(Collected data entries)
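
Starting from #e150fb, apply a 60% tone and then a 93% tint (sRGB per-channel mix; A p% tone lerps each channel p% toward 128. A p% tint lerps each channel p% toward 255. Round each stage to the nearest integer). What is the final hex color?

#f9f5fa

#e150fb is rgb(225, 80, 251).
Lerp each channel 60% toward 128:
  R: 225 − 58.2 = 166.8 → 167
  G: 80 + 0.6×(128−80) = 80 + 28.8 = 108.8 → 109
  B: 251 − 73.8 = 177.2 → 177
After the tone: rgb(167, 109, 177) = #a76db1.
Lerp each channel 93% toward 255:
  R: 167 + 81.84 = 248.84 → 249
  G: 109 + 0.93×(255−109) = 109 + 135.78 = 244.78 → 245
  B: 177 + 0.93×(255−177) = 177 + 72.54 = 249.54 → 250
rgb(249, 245, 250) = #f9f5fa.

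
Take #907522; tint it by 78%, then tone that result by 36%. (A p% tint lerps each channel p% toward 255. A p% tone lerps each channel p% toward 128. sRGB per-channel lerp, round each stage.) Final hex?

#907522 is rgb(144, 117, 34).
A 78% tint moves each channel 78% toward 255:
  R: 144 + 0.78×(255−144) = 144 + 86.58 = 230.58 → 231
  G: 117 + 107.64 = 224.64 → 225
  B: 34 + 172.38 = 206.38 → 206
After the tint: rgb(231, 225, 206) = #e7e1ce.
Per channel, c → c + 0.36(128 − c):
  R: 231 + 0.36×(128−231) = 231 − 37.08 = 193.92 → 194
  G: 225 + 0.36×(128−225) = 225 − 34.92 = 190.08 → 190
  B: 206 + 0.36×(128−206) = 206 − 28.08 = 177.92 → 178
rgb(194, 190, 178) = #c2beb2.

#c2beb2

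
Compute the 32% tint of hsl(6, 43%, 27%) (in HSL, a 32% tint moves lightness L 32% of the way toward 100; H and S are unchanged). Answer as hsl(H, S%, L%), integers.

hsl(6, 43%, 50%)

L moves 32% from 27 toward 100: 27 + 23.36 = 50.36 → 50.
H and S are unchanged.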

Task description
Produce the entries above once more, identical in every detail.

Result of this exercise
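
Starting from #e150fb, apply a 60% tone and then a 93% tint (sRGB per-channel mix; A p% tone lerps each channel p% toward 128. A p% tint lerps each channel p% toward 255. Round each stage to the nearest integer). What is the final hex color?

#f9f5fa

#e150fb is rgb(225, 80, 251).
Lerp each channel 60% toward 128:
  R: 225 − 58.2 = 166.8 → 167
  G: 80 + 0.6×(128−80) = 80 + 28.8 = 108.8 → 109
  B: 251 − 73.8 = 177.2 → 177
After the tone: rgb(167, 109, 177) = #a76db1.
Lerp each channel 93% toward 255:
  R: 167 + 81.84 = 248.84 → 249
  G: 109 + 0.93×(255−109) = 109 + 135.78 = 244.78 → 245
  B: 177 + 0.93×(255−177) = 177 + 72.54 = 249.54 → 250
rgb(249, 245, 250) = #f9f5fa.

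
Take #907522; tint it by 78%, then tone that result by 36%. (A p% tint lerps each channel p% toward 255. A p% tone lerps each channel p% toward 128. sRGB per-channel lerp, round each stage.) Final hex?

#907522 is rgb(144, 117, 34).
A 78% tint moves each channel 78% toward 255:
  R: 144 + 0.78×(255−144) = 144 + 86.58 = 230.58 → 231
  G: 117 + 107.64 = 224.64 → 225
  B: 34 + 172.38 = 206.38 → 206
After the tint: rgb(231, 225, 206) = #e7e1ce.
Per channel, c → c + 0.36(128 − c):
  R: 231 + 0.36×(128−231) = 231 − 37.08 = 193.92 → 194
  G: 225 + 0.36×(128−225) = 225 − 34.92 = 190.08 → 190
  B: 206 + 0.36×(128−206) = 206 − 28.08 = 177.92 → 178
rgb(194, 190, 178) = #c2beb2.

#c2beb2

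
Compute the 32% tint of hsl(6, 43%, 27%) (in HSL, a 32% tint moves lightness L 32% of the way toward 100; H and S are unchanged). Answer as hsl(H, S%, L%), integers.

hsl(6, 43%, 50%)

L moves 32% from 27 toward 100: 27 + 23.36 = 50.36 → 50.
H and S are unchanged.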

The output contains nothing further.